__Action item__
Output each record exactly. Leave none out.

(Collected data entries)
════════
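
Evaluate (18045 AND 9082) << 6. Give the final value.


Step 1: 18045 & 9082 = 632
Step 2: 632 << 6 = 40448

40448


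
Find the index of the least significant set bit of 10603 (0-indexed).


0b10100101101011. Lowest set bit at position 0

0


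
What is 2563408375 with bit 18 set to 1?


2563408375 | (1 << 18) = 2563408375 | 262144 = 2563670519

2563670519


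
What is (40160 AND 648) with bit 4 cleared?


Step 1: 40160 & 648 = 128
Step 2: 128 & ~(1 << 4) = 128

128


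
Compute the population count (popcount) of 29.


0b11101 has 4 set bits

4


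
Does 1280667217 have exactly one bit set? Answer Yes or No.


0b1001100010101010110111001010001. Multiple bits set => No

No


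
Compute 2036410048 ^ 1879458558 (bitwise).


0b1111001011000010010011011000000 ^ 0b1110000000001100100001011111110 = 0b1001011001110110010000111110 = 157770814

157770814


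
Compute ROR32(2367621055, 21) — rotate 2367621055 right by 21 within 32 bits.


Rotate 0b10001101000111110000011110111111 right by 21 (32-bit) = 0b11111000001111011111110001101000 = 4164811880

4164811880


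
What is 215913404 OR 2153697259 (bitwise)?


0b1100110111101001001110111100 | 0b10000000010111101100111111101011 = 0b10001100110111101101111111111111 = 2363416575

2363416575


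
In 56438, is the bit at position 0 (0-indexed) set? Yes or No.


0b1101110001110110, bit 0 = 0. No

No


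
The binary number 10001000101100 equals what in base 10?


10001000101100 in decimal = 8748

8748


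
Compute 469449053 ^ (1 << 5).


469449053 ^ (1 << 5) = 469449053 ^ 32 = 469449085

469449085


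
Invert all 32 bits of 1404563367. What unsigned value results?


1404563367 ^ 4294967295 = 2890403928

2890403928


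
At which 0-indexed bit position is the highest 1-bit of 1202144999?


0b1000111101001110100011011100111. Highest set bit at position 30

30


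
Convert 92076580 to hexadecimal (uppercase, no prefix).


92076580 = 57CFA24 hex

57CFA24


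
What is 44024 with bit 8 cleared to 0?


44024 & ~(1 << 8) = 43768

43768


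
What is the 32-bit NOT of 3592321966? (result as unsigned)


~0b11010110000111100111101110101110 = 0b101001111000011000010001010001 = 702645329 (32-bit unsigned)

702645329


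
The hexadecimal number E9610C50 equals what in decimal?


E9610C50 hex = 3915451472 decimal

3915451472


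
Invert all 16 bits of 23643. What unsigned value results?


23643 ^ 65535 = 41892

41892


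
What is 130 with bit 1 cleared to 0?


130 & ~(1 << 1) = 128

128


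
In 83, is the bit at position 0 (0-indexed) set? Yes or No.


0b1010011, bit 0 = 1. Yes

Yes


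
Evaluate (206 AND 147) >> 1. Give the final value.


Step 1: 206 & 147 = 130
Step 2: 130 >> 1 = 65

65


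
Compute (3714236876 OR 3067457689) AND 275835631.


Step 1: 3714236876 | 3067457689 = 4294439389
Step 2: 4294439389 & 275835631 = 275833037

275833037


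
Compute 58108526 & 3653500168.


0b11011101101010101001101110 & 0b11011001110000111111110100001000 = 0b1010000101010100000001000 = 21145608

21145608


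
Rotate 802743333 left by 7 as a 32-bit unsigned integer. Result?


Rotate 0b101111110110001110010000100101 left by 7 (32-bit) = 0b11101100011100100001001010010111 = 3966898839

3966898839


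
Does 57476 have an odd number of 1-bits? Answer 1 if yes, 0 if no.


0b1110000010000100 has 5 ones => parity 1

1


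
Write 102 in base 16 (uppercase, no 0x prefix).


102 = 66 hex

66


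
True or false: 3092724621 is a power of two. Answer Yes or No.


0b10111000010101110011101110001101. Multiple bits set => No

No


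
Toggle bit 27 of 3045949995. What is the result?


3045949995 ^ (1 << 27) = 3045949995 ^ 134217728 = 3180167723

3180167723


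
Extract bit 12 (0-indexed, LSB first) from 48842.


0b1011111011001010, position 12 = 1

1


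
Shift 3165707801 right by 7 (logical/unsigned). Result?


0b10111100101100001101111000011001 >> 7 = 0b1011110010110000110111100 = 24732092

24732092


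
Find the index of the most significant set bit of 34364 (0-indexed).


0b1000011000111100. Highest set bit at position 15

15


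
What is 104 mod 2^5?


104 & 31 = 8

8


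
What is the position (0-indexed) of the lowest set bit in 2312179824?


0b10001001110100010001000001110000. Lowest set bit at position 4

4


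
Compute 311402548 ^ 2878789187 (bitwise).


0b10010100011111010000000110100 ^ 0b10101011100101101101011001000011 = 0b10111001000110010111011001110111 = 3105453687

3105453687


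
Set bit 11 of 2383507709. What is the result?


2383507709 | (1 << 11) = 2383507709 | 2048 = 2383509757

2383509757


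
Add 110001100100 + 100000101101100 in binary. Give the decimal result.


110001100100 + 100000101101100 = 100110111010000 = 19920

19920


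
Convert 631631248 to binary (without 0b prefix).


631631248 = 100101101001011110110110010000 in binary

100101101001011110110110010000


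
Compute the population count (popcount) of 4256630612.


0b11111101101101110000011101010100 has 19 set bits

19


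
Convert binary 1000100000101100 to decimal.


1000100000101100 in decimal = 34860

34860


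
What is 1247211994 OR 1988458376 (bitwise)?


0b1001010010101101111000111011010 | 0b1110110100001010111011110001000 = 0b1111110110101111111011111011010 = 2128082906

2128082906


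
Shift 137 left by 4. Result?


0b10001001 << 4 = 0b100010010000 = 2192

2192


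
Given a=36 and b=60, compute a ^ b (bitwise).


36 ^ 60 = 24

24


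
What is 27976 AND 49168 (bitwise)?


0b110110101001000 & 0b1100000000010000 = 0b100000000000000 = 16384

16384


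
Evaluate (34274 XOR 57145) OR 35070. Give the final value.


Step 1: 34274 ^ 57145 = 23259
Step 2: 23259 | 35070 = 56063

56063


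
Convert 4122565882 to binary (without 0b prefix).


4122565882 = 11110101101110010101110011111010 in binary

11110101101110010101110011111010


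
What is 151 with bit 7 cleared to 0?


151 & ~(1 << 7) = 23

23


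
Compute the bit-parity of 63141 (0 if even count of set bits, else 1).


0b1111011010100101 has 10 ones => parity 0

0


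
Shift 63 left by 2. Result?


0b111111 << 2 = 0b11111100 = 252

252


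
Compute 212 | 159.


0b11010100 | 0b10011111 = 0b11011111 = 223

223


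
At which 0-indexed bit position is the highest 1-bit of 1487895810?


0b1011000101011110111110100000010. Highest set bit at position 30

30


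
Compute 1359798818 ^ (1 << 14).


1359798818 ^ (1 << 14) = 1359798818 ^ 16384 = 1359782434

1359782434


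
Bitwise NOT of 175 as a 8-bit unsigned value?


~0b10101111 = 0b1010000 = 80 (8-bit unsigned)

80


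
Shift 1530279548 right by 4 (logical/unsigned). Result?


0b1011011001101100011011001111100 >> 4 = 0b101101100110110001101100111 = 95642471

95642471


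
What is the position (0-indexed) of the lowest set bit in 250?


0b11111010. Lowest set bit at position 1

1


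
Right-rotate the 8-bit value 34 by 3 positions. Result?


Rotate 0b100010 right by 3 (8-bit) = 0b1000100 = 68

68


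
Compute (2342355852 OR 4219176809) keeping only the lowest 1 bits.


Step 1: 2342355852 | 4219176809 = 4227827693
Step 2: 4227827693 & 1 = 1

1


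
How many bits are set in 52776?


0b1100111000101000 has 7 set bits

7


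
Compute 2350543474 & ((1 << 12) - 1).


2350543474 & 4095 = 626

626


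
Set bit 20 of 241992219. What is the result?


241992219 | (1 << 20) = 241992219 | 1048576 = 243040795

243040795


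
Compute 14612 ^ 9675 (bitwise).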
════════
__Reply to the exercise__
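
Evaluate (18045 AND 9082) << 6. Give the final value.


Step 1: 18045 & 9082 = 632
Step 2: 632 << 6 = 40448

40448


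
Find the index of the least significant set bit of 10603 (0-indexed).


0b10100101101011. Lowest set bit at position 0

0


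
What is 2563408375 with bit 18 set to 1?


2563408375 | (1 << 18) = 2563408375 | 262144 = 2563670519

2563670519


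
What is (40160 AND 648) with bit 4 cleared?


Step 1: 40160 & 648 = 128
Step 2: 128 & ~(1 << 4) = 128

128


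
Compute the population count (popcount) of 29.


0b11101 has 4 set bits

4


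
Does 1280667217 have exactly one bit set? Answer Yes or No.


0b1001100010101010110111001010001. Multiple bits set => No

No


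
Compute 2036410048 ^ 1879458558 (bitwise).


0b1111001011000010010011011000000 ^ 0b1110000000001100100001011111110 = 0b1001011001110110010000111110 = 157770814

157770814


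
Compute ROR32(2367621055, 21) — rotate 2367621055 right by 21 within 32 bits.


Rotate 0b10001101000111110000011110111111 right by 21 (32-bit) = 0b11111000001111011111110001101000 = 4164811880

4164811880


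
What is 215913404 OR 2153697259 (bitwise)?


0b1100110111101001001110111100 | 0b10000000010111101100111111101011 = 0b10001100110111101101111111111111 = 2363416575

2363416575


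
In 56438, is the bit at position 0 (0-indexed) set? Yes or No.


0b1101110001110110, bit 0 = 0. No

No


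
The binary number 10001000101100 equals what in base 10?


10001000101100 in decimal = 8748

8748


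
Compute 469449053 ^ (1 << 5).


469449053 ^ (1 << 5) = 469449053 ^ 32 = 469449085

469449085


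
Invert all 32 bits of 1404563367. What unsigned value results?


1404563367 ^ 4294967295 = 2890403928

2890403928


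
At which 0-indexed bit position is the highest 1-bit of 1202144999?


0b1000111101001110100011011100111. Highest set bit at position 30

30


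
Convert 92076580 to hexadecimal (uppercase, no prefix).


92076580 = 57CFA24 hex

57CFA24


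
What is 44024 with bit 8 cleared to 0?


44024 & ~(1 << 8) = 43768

43768


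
What is the 32-bit NOT of 3592321966? (result as unsigned)


~0b11010110000111100111101110101110 = 0b101001111000011000010001010001 = 702645329 (32-bit unsigned)

702645329


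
The hexadecimal number E9610C50 equals what in decimal?


E9610C50 hex = 3915451472 decimal

3915451472


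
Invert all 16 bits of 23643. What unsigned value results?


23643 ^ 65535 = 41892

41892


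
What is 130 with bit 1 cleared to 0?


130 & ~(1 << 1) = 128

128


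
In 83, is the bit at position 0 (0-indexed) set? Yes or No.


0b1010011, bit 0 = 1. Yes

Yes


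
Evaluate (206 AND 147) >> 1. Give the final value.


Step 1: 206 & 147 = 130
Step 2: 130 >> 1 = 65

65


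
Compute (3714236876 OR 3067457689) AND 275835631.


Step 1: 3714236876 | 3067457689 = 4294439389
Step 2: 4294439389 & 275835631 = 275833037

275833037


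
Compute 58108526 & 3653500168.


0b11011101101010101001101110 & 0b11011001110000111111110100001000 = 0b1010000101010100000001000 = 21145608

21145608


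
Rotate 802743333 left by 7 as a 32-bit unsigned integer. Result?


Rotate 0b101111110110001110010000100101 left by 7 (32-bit) = 0b11101100011100100001001010010111 = 3966898839

3966898839


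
Does 57476 have an odd number of 1-bits? Answer 1 if yes, 0 if no.


0b1110000010000100 has 5 ones => parity 1

1


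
Write 102 in base 16 (uppercase, no 0x prefix).


102 = 66 hex

66


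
True or false: 3092724621 is a power of two. Answer Yes or No.


0b10111000010101110011101110001101. Multiple bits set => No

No


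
Toggle bit 27 of 3045949995. What is the result?


3045949995 ^ (1 << 27) = 3045949995 ^ 134217728 = 3180167723

3180167723


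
Extract bit 12 (0-indexed, LSB first) from 48842.


0b1011111011001010, position 12 = 1

1


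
Shift 3165707801 right by 7 (logical/unsigned). Result?


0b10111100101100001101111000011001 >> 7 = 0b1011110010110000110111100 = 24732092

24732092


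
Find the index of the most significant set bit of 34364 (0-indexed).


0b1000011000111100. Highest set bit at position 15

15


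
What is 104 mod 2^5?


104 & 31 = 8

8


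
What is the position (0-indexed) of the lowest set bit in 2312179824?


0b10001001110100010001000001110000. Lowest set bit at position 4

4


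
Compute 311402548 ^ 2878789187 (bitwise).


0b10010100011111010000000110100 ^ 0b10101011100101101101011001000011 = 0b10111001000110010111011001110111 = 3105453687

3105453687


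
Set bit 11 of 2383507709. What is the result?


2383507709 | (1 << 11) = 2383507709 | 2048 = 2383509757

2383509757


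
Add 110001100100 + 100000101101100 in binary. Give the decimal result.


110001100100 + 100000101101100 = 100110111010000 = 19920

19920


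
Convert 631631248 to binary (without 0b prefix).


631631248 = 100101101001011110110110010000 in binary

100101101001011110110110010000


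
Compute the population count (popcount) of 4256630612.


0b11111101101101110000011101010100 has 19 set bits

19


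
Convert binary 1000100000101100 to decimal.


1000100000101100 in decimal = 34860

34860


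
What is 1247211994 OR 1988458376 (bitwise)?


0b1001010010101101111000111011010 | 0b1110110100001010111011110001000 = 0b1111110110101111111011111011010 = 2128082906

2128082906


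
Shift 137 left by 4. Result?


0b10001001 << 4 = 0b100010010000 = 2192

2192


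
Given a=36 and b=60, compute a ^ b (bitwise).


36 ^ 60 = 24

24


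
What is 27976 AND 49168 (bitwise)?


0b110110101001000 & 0b1100000000010000 = 0b100000000000000 = 16384

16384


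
Evaluate (34274 XOR 57145) OR 35070. Give the final value.


Step 1: 34274 ^ 57145 = 23259
Step 2: 23259 | 35070 = 56063

56063


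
Convert 4122565882 to binary (without 0b prefix).


4122565882 = 11110101101110010101110011111010 in binary

11110101101110010101110011111010


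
What is 151 with bit 7 cleared to 0?


151 & ~(1 << 7) = 23

23


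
Compute the bit-parity of 63141 (0 if even count of set bits, else 1).


0b1111011010100101 has 10 ones => parity 0

0


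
Shift 63 left by 2. Result?


0b111111 << 2 = 0b11111100 = 252

252


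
Compute 212 | 159.


0b11010100 | 0b10011111 = 0b11011111 = 223

223


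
At which 0-indexed bit position is the highest 1-bit of 1487895810?


0b1011000101011110111110100000010. Highest set bit at position 30

30


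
Compute 1359798818 ^ (1 << 14).


1359798818 ^ (1 << 14) = 1359798818 ^ 16384 = 1359782434

1359782434


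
Bitwise NOT of 175 as a 8-bit unsigned value?


~0b10101111 = 0b1010000 = 80 (8-bit unsigned)

80


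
Shift 1530279548 right by 4 (logical/unsigned). Result?


0b1011011001101100011011001111100 >> 4 = 0b101101100110110001101100111 = 95642471

95642471


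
What is the position (0-indexed) of the lowest set bit in 250?


0b11111010. Lowest set bit at position 1

1


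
Right-rotate the 8-bit value 34 by 3 positions. Result?


Rotate 0b100010 right by 3 (8-bit) = 0b1000100 = 68

68


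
Compute (2342355852 OR 4219176809) keeping only the lowest 1 bits.


Step 1: 2342355852 | 4219176809 = 4227827693
Step 2: 4227827693 & 1 = 1

1


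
How many bits are set in 52776?


0b1100111000101000 has 7 set bits

7


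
Compute 2350543474 & ((1 << 12) - 1).


2350543474 & 4095 = 626

626


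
Set bit 20 of 241992219. What is the result?


241992219 | (1 << 20) = 241992219 | 1048576 = 243040795

243040795


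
Compute 14612 ^ 9675 (bitwise).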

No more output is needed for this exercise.